EXTRACTED INFORMATION:
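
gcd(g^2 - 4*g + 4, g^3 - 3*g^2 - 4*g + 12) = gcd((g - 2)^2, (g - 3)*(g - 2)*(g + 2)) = g - 2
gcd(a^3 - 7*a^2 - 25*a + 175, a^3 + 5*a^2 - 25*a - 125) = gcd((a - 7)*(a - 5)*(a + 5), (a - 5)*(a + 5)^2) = a^2 - 25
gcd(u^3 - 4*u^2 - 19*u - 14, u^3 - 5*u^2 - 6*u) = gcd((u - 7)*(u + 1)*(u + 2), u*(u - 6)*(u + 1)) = u + 1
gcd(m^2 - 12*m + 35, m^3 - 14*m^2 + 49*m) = m - 7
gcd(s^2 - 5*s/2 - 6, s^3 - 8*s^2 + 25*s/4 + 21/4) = 1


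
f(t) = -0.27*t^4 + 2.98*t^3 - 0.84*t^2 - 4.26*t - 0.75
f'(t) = -1.08*t^3 + 8.94*t^2 - 1.68*t - 4.26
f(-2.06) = -26.45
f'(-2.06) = 46.58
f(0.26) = -1.86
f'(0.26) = -4.11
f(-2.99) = -96.76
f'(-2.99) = 109.56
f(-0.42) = 0.66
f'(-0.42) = -1.90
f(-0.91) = 0.00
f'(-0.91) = 5.49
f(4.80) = 145.69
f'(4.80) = 74.21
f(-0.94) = -0.17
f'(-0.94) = 6.12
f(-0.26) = 0.25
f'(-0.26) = -3.20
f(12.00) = -622.11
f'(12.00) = -603.30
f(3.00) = 37.50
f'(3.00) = 42.00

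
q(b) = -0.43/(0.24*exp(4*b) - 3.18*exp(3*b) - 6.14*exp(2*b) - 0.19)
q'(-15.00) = 0.00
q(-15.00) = 2.26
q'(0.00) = -0.10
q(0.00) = 0.05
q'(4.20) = 0.00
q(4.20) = -0.00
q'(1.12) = -0.01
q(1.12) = 0.00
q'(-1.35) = -0.98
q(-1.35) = 0.65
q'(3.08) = 0.00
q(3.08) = -0.00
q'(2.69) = 0.14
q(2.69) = 0.00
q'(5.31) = 0.00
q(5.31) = -0.00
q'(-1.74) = -1.18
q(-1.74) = 1.09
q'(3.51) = 0.00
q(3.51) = -0.00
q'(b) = -0.43*(-0.96*exp(4*b) + 9.54*exp(3*b) + 12.28*exp(2*b))/(0.24*exp(4*b) - 3.18*exp(3*b) - 6.14*exp(2*b) - 0.19)^2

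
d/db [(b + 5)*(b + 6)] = 2*b + 11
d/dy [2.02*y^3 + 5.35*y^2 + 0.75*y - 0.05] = 6.06*y^2 + 10.7*y + 0.75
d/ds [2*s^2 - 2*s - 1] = 4*s - 2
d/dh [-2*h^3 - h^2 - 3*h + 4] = -6*h^2 - 2*h - 3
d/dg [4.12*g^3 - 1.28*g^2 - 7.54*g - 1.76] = 12.36*g^2 - 2.56*g - 7.54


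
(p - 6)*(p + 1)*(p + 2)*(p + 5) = p^4 + 2*p^3 - 31*p^2 - 92*p - 60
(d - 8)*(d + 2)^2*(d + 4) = d^4 - 44*d^2 - 144*d - 128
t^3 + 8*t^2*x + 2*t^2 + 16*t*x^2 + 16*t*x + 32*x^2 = (t + 2)*(t + 4*x)^2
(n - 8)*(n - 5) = n^2 - 13*n + 40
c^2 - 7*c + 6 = (c - 6)*(c - 1)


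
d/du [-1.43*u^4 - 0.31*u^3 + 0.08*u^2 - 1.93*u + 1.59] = -5.72*u^3 - 0.93*u^2 + 0.16*u - 1.93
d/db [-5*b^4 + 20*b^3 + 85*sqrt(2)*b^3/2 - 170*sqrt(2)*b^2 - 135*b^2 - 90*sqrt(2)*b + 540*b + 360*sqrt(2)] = -20*b^3 + 60*b^2 + 255*sqrt(2)*b^2/2 - 340*sqrt(2)*b - 270*b - 90*sqrt(2) + 540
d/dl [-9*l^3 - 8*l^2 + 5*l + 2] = -27*l^2 - 16*l + 5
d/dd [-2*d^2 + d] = 1 - 4*d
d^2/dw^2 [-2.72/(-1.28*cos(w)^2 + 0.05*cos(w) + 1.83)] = (17.825792*(1 - cos(w)^2)^2 - 0.52224*cos(w)^3 + 34.405008*cos(w)^2 + 0.7956*cos(w) - 30.582048)/(-1.28*cos(w)^2 + 0.05*cos(w) + 1.83)^3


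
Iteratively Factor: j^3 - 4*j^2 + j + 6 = (j - 3)*(j^2 - j - 2) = (j - 3)*(j - 2)*(j + 1)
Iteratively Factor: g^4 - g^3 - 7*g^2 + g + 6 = (g - 1)*(g^3 - 7*g - 6) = (g - 1)*(g + 1)*(g^2 - g - 6) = (g - 1)*(g + 1)*(g + 2)*(g - 3)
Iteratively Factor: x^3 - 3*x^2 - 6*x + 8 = (x + 2)*(x^2 - 5*x + 4) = (x - 4)*(x + 2)*(x - 1)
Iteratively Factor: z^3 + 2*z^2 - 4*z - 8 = (z + 2)*(z^2 - 4) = (z - 2)*(z + 2)*(z + 2)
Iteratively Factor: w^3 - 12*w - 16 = (w + 2)*(w^2 - 2*w - 8) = (w - 4)*(w + 2)*(w + 2)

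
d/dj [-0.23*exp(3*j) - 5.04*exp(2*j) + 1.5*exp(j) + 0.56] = (-0.69*exp(2*j) - 10.08*exp(j) + 1.5)*exp(j)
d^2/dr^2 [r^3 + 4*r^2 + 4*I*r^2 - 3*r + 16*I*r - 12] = 6*r + 8 + 8*I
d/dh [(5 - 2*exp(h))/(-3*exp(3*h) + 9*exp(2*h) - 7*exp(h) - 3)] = (-12*exp(3*h) + 63*exp(2*h) - 90*exp(h) + 41)*exp(h)/(9*exp(6*h) - 54*exp(5*h) + 123*exp(4*h) - 108*exp(3*h) - 5*exp(2*h) + 42*exp(h) + 9)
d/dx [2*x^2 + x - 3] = 4*x + 1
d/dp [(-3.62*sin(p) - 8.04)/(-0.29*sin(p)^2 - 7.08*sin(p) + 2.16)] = (-4.6632*sin(p) + 0.5249*cos(2*p) - 65.2673)*cos(p)/(0.29*sin(p)^2 + 7.08*sin(p) - 2.16)^2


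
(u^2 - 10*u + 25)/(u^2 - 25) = (u - 5)/(u + 5)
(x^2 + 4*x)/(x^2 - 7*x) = (x + 4)/(x - 7)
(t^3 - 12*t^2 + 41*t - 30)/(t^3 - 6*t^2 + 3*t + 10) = (t^2 - 7*t + 6)/(t^2 - t - 2)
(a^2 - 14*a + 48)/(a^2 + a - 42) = (a - 8)/(a + 7)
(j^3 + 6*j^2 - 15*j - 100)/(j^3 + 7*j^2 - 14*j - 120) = (j + 5)/(j + 6)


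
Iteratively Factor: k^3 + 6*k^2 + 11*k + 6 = (k + 3)*(k^2 + 3*k + 2) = (k + 1)*(k + 3)*(k + 2)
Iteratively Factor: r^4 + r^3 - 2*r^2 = (r)*(r^3 + r^2 - 2*r) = r^2*(r^2 + r - 2) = r^2*(r + 2)*(r - 1)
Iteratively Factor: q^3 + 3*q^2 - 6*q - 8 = (q + 1)*(q^2 + 2*q - 8) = (q + 1)*(q + 4)*(q - 2)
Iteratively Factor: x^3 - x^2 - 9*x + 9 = (x - 3)*(x^2 + 2*x - 3) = (x - 3)*(x + 3)*(x - 1)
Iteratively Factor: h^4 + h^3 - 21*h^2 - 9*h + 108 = (h - 3)*(h^3 + 4*h^2 - 9*h - 36) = (h - 3)*(h + 4)*(h^2 - 9) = (h - 3)^2*(h + 4)*(h + 3)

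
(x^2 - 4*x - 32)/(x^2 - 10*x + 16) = (x + 4)/(x - 2)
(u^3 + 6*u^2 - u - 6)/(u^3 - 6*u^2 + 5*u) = (u^2 + 7*u + 6)/(u*(u - 5))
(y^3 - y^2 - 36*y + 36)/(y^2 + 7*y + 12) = (y^3 - y^2 - 36*y + 36)/(y^2 + 7*y + 12)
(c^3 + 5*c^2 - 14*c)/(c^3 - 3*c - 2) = c*(c + 7)/(c^2 + 2*c + 1)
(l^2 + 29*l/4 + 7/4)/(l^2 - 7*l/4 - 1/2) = (l + 7)/(l - 2)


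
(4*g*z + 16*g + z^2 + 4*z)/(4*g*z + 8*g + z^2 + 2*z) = (z + 4)/(z + 2)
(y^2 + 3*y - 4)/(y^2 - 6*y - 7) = (-y^2 - 3*y + 4)/(-y^2 + 6*y + 7)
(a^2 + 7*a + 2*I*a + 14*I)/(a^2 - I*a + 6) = (a + 7)/(a - 3*I)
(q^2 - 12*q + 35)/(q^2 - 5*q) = (q - 7)/q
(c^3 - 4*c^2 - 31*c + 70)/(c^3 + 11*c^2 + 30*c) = (c^2 - 9*c + 14)/(c*(c + 6))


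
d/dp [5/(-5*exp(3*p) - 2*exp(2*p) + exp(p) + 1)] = (75*exp(2*p) + 20*exp(p) - 5)*exp(p)/(5*exp(3*p) + 2*exp(2*p) - exp(p) - 1)^2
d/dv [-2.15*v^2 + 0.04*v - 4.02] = 0.04 - 4.3*v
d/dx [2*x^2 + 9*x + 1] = 4*x + 9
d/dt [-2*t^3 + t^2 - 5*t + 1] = -6*t^2 + 2*t - 5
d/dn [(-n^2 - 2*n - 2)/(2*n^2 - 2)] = (n^2 + 3*n + 1)/(n^4 - 2*n^2 + 1)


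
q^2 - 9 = (q - 3)*(q + 3)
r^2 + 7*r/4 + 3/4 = (r + 3/4)*(r + 1)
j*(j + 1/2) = j^2 + j/2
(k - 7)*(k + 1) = k^2 - 6*k - 7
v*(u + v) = u*v + v^2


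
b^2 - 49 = (b - 7)*(b + 7)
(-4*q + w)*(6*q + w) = -24*q^2 + 2*q*w + w^2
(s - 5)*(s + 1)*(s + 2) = s^3 - 2*s^2 - 13*s - 10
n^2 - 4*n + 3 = (n - 3)*(n - 1)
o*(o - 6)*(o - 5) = o^3 - 11*o^2 + 30*o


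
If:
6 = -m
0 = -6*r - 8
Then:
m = -6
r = -4/3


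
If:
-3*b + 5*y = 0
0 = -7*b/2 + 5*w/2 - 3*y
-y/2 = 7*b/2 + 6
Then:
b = -30/19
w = -318/95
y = -18/19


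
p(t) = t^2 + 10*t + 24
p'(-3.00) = 4.00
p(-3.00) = 3.00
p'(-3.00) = 4.00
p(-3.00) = 3.00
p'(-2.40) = 5.20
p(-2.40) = 5.76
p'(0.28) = 10.56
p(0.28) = 26.88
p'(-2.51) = 4.98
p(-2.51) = 5.20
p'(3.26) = 16.52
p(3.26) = 67.23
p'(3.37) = 16.74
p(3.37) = 69.06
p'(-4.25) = 1.50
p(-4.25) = -0.44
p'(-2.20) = 5.60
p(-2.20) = 6.84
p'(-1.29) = 7.42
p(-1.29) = 12.76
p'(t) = 2*t + 10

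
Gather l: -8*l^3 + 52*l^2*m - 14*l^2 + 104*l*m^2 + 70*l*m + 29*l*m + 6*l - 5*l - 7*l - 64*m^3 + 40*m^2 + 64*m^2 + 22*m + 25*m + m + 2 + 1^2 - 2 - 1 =-8*l^3 + l^2*(52*m - 14) + l*(104*m^2 + 99*m - 6) - 64*m^3 + 104*m^2 + 48*m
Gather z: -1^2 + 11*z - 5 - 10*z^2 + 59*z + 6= -10*z^2 + 70*z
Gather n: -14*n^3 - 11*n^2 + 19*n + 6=-14*n^3 - 11*n^2 + 19*n + 6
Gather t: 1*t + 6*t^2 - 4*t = 6*t^2 - 3*t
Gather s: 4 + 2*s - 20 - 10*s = -8*s - 16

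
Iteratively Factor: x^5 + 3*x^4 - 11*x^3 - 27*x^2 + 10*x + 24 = (x + 2)*(x^4 + x^3 - 13*x^2 - x + 12) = (x - 3)*(x + 2)*(x^3 + 4*x^2 - x - 4) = (x - 3)*(x - 1)*(x + 2)*(x^2 + 5*x + 4) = (x - 3)*(x - 1)*(x + 1)*(x + 2)*(x + 4)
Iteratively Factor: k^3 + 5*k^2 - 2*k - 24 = (k + 3)*(k^2 + 2*k - 8) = (k - 2)*(k + 3)*(k + 4)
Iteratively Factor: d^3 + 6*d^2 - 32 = (d + 4)*(d^2 + 2*d - 8) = (d + 4)^2*(d - 2)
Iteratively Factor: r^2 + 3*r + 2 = (r + 2)*(r + 1)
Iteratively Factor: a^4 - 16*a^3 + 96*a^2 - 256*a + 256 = (a - 4)*(a^3 - 12*a^2 + 48*a - 64) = (a - 4)^2*(a^2 - 8*a + 16) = (a - 4)^3*(a - 4)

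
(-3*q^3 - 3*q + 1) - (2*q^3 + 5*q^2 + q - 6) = -5*q^3 - 5*q^2 - 4*q + 7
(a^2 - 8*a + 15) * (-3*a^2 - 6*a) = -3*a^4 + 18*a^3 + 3*a^2 - 90*a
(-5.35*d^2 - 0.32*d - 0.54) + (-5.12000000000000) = -5.35*d^2 - 0.32*d - 5.66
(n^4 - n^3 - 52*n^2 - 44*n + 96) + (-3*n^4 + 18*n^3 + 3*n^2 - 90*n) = -2*n^4 + 17*n^3 - 49*n^2 - 134*n + 96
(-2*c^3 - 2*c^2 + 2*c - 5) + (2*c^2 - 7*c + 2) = -2*c^3 - 5*c - 3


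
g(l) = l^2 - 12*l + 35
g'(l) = 2*l - 12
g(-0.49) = 41.12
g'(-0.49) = -12.98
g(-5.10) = 122.21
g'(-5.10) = -22.20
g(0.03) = 34.64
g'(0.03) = -11.94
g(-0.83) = 45.65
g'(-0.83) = -13.66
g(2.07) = 14.44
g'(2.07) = -7.86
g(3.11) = 7.35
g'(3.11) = -5.78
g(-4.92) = 118.25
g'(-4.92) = -21.84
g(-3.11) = 81.99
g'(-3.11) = -18.22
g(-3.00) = 80.00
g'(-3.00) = -18.00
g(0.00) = 35.00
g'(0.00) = -12.00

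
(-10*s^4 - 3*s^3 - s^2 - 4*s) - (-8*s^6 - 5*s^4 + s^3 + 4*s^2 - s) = 8*s^6 - 5*s^4 - 4*s^3 - 5*s^2 - 3*s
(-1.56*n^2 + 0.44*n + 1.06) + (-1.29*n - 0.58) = -1.56*n^2 - 0.85*n + 0.48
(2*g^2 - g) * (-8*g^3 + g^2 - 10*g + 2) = -16*g^5 + 10*g^4 - 21*g^3 + 14*g^2 - 2*g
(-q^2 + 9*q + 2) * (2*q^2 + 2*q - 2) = -2*q^4 + 16*q^3 + 24*q^2 - 14*q - 4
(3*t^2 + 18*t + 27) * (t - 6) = 3*t^3 - 81*t - 162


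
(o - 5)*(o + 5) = o^2 - 25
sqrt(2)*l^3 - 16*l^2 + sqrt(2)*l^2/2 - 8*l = l*(l - 8*sqrt(2))*(sqrt(2)*l + sqrt(2)/2)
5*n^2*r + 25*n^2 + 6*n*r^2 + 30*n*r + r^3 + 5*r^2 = (n + r)*(5*n + r)*(r + 5)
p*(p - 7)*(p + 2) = p^3 - 5*p^2 - 14*p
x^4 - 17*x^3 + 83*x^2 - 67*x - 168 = (x - 8)*(x - 7)*(x - 3)*(x + 1)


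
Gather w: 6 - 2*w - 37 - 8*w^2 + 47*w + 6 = -8*w^2 + 45*w - 25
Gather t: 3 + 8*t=8*t + 3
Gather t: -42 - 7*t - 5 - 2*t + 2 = -9*t - 45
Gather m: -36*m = -36*m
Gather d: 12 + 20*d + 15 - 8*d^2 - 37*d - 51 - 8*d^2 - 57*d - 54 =-16*d^2 - 74*d - 78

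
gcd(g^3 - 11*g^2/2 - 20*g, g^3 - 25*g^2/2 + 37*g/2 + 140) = g^2 - 11*g/2 - 20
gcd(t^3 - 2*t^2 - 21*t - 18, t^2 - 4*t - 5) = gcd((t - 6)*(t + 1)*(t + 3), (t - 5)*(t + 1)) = t + 1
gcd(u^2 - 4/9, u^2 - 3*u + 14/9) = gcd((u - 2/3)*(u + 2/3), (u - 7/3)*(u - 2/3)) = u - 2/3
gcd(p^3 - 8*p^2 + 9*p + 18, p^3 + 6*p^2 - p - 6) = p + 1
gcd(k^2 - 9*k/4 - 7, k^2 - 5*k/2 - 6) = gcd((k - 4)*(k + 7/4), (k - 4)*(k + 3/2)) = k - 4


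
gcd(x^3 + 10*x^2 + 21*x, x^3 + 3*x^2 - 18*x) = x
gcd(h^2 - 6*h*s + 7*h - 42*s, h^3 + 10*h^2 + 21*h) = h + 7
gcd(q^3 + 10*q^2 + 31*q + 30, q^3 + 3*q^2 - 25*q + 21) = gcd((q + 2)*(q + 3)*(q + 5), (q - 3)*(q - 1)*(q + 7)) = 1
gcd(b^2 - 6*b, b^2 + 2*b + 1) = 1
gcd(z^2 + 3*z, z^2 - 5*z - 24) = z + 3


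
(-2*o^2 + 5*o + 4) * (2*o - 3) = -4*o^3 + 16*o^2 - 7*o - 12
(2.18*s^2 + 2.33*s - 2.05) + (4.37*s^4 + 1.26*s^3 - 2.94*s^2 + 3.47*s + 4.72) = 4.37*s^4 + 1.26*s^3 - 0.76*s^2 + 5.8*s + 2.67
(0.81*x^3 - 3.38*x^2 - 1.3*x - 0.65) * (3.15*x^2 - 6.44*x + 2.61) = 2.5515*x^5 - 15.8634*x^4 + 19.7863*x^3 - 2.4973*x^2 + 0.793000000000001*x - 1.6965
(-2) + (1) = -1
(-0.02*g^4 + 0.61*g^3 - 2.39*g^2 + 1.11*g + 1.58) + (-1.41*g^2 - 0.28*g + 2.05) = -0.02*g^4 + 0.61*g^3 - 3.8*g^2 + 0.83*g + 3.63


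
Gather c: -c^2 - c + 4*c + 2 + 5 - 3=-c^2 + 3*c + 4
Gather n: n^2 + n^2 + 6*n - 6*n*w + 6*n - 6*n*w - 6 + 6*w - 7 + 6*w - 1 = 2*n^2 + n*(12 - 12*w) + 12*w - 14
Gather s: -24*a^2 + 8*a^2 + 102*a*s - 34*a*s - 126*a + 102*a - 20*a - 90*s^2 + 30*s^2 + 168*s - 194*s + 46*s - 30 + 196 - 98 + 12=-16*a^2 - 44*a - 60*s^2 + s*(68*a + 20) + 80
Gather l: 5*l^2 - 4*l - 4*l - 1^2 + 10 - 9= 5*l^2 - 8*l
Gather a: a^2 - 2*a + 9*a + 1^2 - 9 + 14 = a^2 + 7*a + 6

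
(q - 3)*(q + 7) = q^2 + 4*q - 21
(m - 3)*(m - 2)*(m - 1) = m^3 - 6*m^2 + 11*m - 6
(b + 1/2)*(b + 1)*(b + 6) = b^3 + 15*b^2/2 + 19*b/2 + 3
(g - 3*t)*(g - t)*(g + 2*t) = g^3 - 2*g^2*t - 5*g*t^2 + 6*t^3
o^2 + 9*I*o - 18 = (o + 3*I)*(o + 6*I)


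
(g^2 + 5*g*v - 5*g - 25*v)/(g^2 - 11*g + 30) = (g + 5*v)/(g - 6)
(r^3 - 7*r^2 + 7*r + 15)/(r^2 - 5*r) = r - 2 - 3/r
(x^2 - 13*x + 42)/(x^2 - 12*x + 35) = (x - 6)/(x - 5)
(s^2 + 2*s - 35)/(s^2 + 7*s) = (s - 5)/s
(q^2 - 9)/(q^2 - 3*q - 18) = (q - 3)/(q - 6)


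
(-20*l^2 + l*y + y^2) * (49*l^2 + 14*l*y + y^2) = -980*l^4 - 231*l^3*y + 43*l^2*y^2 + 15*l*y^3 + y^4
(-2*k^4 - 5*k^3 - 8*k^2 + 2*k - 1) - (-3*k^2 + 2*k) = -2*k^4 - 5*k^3 - 5*k^2 - 1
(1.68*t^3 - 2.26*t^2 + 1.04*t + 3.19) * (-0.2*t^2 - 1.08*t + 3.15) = -0.336*t^5 - 1.3624*t^4 + 7.5248*t^3 - 8.8802*t^2 - 0.1692*t + 10.0485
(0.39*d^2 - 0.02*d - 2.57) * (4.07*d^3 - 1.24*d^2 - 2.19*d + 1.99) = 1.5873*d^5 - 0.565*d^4 - 11.2892*d^3 + 4.0067*d^2 + 5.5885*d - 5.1143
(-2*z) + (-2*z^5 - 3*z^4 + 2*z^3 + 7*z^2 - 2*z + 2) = -2*z^5 - 3*z^4 + 2*z^3 + 7*z^2 - 4*z + 2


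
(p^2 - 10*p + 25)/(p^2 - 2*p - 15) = (p - 5)/(p + 3)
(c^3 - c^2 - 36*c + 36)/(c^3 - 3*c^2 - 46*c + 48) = (c - 6)/(c - 8)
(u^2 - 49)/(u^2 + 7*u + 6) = (u^2 - 49)/(u^2 + 7*u + 6)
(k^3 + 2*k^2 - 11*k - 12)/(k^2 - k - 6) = (k^2 + 5*k + 4)/(k + 2)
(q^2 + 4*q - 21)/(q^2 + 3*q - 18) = (q + 7)/(q + 6)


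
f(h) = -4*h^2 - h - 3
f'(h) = -8*h - 1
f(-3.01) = -36.23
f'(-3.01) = 23.08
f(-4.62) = -83.76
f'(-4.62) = 35.96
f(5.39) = -124.60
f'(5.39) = -44.12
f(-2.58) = -27.05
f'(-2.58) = 19.64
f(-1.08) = -6.59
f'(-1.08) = 7.64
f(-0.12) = -2.94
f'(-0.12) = -0.04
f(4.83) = -101.15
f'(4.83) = -39.64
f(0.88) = -6.98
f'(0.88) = -8.04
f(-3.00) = -36.00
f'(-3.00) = 23.00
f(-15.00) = -888.00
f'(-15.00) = 119.00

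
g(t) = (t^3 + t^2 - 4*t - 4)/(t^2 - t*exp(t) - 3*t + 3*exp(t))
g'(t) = (3*t^2 + 2*t - 4)/(t^2 - t*exp(t) - 3*t + 3*exp(t)) + (t^3 + t^2 - 4*t - 4)*(t*exp(t) - 2*t - 2*exp(t) + 3)/(t^2 - t*exp(t) - 3*t + 3*exp(t))^2 = ((3*t^2 + 2*t - 4)*(t^2 - t*exp(t) - 3*t + 3*exp(t)) + (t^3 + t^2 - 4*t - 4)*(t*exp(t) - 2*t - 2*exp(t) + 3))/(t^2 - t*exp(t) - 3*t + 3*exp(t))^2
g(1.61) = -0.78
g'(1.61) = 1.84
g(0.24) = -1.72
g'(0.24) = -1.35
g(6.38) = -0.14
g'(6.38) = 0.11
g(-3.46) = -0.87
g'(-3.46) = 0.73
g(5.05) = -0.42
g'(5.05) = 0.37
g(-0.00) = -1.33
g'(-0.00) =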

PROBLEM REQUIREMENTS: Above are some records; copy exactly the lines from the one with "q'(-1.74) = -1.18" through the one with "d/dy [2.02*y^3 +", both included, and no others.

TASK SOLUTION:
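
q'(-1.74) = -1.18
q(-1.74) = 1.09
q'(3.51) = 0.00
q(3.51) = -0.00
q'(b) = -0.43*(-0.96*exp(4*b) + 9.54*exp(3*b) + 12.28*exp(2*b))/(0.24*exp(4*b) - 3.18*exp(3*b) - 6.14*exp(2*b) - 0.19)^2

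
d/db [(b + 5)*(b + 6)] = 2*b + 11
d/dy [2.02*y^3 + 5.35*y^2 + 0.75*y - 0.05] = 6.06*y^2 + 10.7*y + 0.75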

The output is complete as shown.